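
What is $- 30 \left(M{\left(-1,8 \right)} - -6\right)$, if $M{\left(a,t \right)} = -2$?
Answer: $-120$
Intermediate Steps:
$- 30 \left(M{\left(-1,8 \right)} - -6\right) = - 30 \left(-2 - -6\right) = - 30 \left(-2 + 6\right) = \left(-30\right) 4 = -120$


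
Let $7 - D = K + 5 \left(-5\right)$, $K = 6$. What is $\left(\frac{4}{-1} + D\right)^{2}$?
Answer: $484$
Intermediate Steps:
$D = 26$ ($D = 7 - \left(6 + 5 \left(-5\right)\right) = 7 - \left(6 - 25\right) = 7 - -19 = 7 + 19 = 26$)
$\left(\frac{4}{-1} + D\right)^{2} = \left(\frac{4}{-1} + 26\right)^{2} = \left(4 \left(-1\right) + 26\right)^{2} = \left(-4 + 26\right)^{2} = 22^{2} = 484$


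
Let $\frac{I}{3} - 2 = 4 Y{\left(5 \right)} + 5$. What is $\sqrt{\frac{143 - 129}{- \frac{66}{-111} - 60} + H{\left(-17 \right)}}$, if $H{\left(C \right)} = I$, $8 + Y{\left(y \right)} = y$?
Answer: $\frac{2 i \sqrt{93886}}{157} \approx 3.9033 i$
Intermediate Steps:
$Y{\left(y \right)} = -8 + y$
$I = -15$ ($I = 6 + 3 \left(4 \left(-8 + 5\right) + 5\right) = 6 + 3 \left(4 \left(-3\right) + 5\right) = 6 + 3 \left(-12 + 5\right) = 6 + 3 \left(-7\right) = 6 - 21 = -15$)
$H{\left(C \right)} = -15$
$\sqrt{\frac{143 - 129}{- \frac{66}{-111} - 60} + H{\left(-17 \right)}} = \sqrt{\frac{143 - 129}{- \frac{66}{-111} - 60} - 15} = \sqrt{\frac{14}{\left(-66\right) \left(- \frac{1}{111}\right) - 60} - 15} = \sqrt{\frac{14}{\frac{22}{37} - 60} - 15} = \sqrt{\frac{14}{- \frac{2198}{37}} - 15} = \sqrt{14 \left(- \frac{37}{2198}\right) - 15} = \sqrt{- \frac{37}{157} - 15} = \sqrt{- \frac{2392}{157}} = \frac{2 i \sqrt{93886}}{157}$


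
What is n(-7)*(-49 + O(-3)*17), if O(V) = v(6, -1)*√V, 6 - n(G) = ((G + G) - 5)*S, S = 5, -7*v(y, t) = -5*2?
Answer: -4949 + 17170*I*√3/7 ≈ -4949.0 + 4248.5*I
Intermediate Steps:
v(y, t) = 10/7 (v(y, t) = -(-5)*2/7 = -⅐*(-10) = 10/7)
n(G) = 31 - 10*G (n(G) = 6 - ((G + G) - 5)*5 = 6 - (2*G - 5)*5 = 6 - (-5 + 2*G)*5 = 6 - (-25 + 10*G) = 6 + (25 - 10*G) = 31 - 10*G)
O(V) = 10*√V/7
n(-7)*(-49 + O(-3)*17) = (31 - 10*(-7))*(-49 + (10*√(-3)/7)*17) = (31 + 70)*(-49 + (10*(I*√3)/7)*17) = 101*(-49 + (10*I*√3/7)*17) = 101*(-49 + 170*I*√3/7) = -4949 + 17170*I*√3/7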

---

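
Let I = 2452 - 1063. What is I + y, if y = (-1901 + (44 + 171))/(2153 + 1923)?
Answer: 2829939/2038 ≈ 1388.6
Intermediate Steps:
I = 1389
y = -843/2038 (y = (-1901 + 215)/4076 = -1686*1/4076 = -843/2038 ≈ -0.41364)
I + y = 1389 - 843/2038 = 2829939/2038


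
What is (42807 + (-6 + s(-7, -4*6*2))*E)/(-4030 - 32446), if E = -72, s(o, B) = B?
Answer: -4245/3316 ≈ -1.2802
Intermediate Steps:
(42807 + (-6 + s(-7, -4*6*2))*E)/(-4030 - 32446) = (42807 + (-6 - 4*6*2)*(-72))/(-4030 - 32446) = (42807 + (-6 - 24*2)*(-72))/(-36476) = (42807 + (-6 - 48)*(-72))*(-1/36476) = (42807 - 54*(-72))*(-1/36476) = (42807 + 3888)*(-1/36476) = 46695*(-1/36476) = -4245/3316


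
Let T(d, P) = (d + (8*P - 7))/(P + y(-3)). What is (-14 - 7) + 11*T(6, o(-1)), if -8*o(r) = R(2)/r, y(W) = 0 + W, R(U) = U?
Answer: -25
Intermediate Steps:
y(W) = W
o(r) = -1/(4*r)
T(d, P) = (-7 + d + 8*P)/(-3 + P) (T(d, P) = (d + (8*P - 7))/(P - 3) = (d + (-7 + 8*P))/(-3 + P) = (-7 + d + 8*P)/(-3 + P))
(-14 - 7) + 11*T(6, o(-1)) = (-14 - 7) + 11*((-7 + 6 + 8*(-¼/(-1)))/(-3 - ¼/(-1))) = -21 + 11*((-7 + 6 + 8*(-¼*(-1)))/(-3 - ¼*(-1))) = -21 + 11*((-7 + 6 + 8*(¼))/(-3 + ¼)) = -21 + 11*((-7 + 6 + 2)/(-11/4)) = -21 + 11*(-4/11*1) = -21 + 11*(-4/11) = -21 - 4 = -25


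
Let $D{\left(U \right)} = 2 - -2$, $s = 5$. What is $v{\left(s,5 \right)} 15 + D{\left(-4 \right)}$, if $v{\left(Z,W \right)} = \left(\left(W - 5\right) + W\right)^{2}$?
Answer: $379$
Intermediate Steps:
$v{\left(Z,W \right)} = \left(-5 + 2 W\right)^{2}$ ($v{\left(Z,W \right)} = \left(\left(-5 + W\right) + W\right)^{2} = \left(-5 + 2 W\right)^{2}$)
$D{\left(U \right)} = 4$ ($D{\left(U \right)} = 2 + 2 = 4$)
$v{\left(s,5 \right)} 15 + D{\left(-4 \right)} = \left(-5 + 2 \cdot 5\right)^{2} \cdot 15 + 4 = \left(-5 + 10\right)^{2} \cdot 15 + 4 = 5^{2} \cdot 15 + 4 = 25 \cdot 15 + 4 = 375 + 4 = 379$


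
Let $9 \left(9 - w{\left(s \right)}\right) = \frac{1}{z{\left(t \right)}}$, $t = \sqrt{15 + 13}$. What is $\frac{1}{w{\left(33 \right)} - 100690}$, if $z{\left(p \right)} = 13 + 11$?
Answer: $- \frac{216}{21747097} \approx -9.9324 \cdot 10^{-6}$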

* * *

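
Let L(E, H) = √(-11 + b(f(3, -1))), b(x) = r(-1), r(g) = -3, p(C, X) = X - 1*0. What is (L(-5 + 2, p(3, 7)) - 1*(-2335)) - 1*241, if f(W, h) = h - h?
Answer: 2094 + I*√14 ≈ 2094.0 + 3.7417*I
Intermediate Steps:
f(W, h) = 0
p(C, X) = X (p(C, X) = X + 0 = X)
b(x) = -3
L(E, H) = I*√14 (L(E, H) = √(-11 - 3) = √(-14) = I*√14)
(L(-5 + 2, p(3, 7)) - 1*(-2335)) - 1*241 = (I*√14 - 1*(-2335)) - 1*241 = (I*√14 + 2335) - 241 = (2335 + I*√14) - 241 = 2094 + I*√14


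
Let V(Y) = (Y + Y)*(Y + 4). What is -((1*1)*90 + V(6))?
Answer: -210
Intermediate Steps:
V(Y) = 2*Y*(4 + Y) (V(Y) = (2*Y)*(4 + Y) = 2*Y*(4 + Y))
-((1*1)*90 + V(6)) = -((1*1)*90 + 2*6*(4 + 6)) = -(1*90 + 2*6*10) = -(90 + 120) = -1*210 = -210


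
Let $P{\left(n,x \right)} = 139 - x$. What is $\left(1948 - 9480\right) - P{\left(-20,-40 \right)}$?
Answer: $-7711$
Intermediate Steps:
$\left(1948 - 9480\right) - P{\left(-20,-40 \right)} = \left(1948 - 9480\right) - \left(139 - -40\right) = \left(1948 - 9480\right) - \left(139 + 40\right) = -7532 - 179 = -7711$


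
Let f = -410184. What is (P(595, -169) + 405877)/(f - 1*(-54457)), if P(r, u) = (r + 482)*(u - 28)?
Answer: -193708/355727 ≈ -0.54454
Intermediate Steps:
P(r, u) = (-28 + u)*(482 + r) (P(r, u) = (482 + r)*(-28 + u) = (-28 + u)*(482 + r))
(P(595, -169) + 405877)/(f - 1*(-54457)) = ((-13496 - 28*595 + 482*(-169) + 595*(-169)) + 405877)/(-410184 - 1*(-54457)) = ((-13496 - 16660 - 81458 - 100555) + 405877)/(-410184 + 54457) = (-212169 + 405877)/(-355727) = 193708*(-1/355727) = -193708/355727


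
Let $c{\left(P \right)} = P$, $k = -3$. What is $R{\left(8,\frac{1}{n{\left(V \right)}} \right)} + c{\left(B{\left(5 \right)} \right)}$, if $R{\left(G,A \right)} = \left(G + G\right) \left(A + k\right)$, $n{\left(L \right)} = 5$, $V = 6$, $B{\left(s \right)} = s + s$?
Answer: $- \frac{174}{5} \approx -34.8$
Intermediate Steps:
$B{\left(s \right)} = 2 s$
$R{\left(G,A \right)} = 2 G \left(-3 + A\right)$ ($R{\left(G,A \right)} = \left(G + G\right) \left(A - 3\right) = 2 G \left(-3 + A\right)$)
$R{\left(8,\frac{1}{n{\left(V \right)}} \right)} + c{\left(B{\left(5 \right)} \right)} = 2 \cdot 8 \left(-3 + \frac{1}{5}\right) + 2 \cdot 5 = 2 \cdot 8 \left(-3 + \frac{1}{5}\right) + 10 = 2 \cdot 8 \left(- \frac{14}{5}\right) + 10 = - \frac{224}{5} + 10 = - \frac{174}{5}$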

About this task =>
Give only the lines from the one holding "Answer: -25" through the one holding "Answer: $379$", each restated exactly as it appears above.

Completed exercise =>
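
Answer: -25
Intermediate Steps:
y(W) = W
o(r) = -1/(4*r)
T(d, P) = (-7 + d + 8*P)/(-3 + P) (T(d, P) = (d + (8*P - 7))/(P - 3) = (d + (-7 + 8*P))/(-3 + P) = (-7 + d + 8*P)/(-3 + P))
(-14 - 7) + 11*T(6, o(-1)) = (-14 - 7) + 11*((-7 + 6 + 8*(-¼/(-1)))/(-3 - ¼/(-1))) = -21 + 11*((-7 + 6 + 8*(-¼*(-1)))/(-3 - ¼*(-1))) = -21 + 11*((-7 + 6 + 8*(¼))/(-3 + ¼)) = -21 + 11*((-7 + 6 + 2)/(-11/4)) = -21 + 11*(-4/11*1) = -21 + 11*(-4/11) = -21 - 4 = -25


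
Let $D{\left(U \right)} = 2 - -2$, $s = 5$. What is $v{\left(s,5 \right)} 15 + D{\left(-4 \right)}$, if $v{\left(Z,W \right)} = \left(\left(W - 5\right) + W\right)^{2}$?
Answer: $379$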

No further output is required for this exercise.